_Task goal_: Look below for the line containing "A keyring contains"; from there, print each line exactly up to and including the line containing "What is the minimum number of integers", and stop.
─── Records for processing ───
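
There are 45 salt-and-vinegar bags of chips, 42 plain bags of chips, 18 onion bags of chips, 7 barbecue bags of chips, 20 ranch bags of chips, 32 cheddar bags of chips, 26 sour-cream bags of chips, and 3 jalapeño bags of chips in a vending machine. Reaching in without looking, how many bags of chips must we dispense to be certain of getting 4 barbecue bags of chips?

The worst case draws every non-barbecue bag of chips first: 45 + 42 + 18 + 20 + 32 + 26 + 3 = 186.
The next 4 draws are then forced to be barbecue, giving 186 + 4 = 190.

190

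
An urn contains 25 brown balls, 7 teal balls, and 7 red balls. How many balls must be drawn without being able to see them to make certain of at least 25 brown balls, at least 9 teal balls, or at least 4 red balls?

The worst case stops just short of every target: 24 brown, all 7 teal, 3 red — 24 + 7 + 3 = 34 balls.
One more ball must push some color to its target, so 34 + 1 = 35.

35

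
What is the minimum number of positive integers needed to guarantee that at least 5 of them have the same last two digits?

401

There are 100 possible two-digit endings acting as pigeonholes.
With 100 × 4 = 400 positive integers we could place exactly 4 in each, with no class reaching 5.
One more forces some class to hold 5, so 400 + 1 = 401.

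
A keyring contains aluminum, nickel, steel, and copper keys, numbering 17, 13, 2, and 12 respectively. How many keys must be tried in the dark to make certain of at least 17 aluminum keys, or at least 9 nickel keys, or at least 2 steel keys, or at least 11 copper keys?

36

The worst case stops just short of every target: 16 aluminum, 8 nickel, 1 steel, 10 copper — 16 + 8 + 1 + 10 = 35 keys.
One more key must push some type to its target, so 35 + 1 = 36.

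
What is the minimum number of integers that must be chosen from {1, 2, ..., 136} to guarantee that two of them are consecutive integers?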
───
─── Records for processing ───
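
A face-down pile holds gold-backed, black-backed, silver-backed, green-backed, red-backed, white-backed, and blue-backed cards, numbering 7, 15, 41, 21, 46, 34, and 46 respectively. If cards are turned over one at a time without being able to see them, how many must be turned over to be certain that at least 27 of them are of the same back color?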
───
─── Records for processing ───
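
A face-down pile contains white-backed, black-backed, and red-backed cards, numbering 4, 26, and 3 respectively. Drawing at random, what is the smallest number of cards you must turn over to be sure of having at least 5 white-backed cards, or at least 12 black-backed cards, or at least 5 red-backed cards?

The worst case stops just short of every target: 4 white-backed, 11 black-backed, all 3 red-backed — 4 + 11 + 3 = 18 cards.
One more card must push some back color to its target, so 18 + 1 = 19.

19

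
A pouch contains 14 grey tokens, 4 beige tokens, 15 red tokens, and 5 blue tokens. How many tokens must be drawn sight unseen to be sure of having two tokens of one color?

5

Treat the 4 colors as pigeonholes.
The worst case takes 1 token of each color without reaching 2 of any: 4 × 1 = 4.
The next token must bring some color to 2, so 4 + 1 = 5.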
───
_Result_:
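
A keyring contains aluminum, nickel, steel, and copper keys, numbering 17, 13, 2, and 12 respectively. How many keys must be tried in the dark to make certain of at least 17 aluminum keys, or at least 9 nickel keys, or at least 2 steel keys, or at least 11 copper keys?

36

The worst case stops just short of every target: 16 aluminum, 8 nickel, 1 steel, 10 copper — 16 + 8 + 1 + 10 = 35 keys.
One more key must push some type to its target, so 35 + 1 = 36.

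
What is the minimum number of integers that must be chosen from {1, 2, ..., 136} to guarantee that two of them are consecutive integers?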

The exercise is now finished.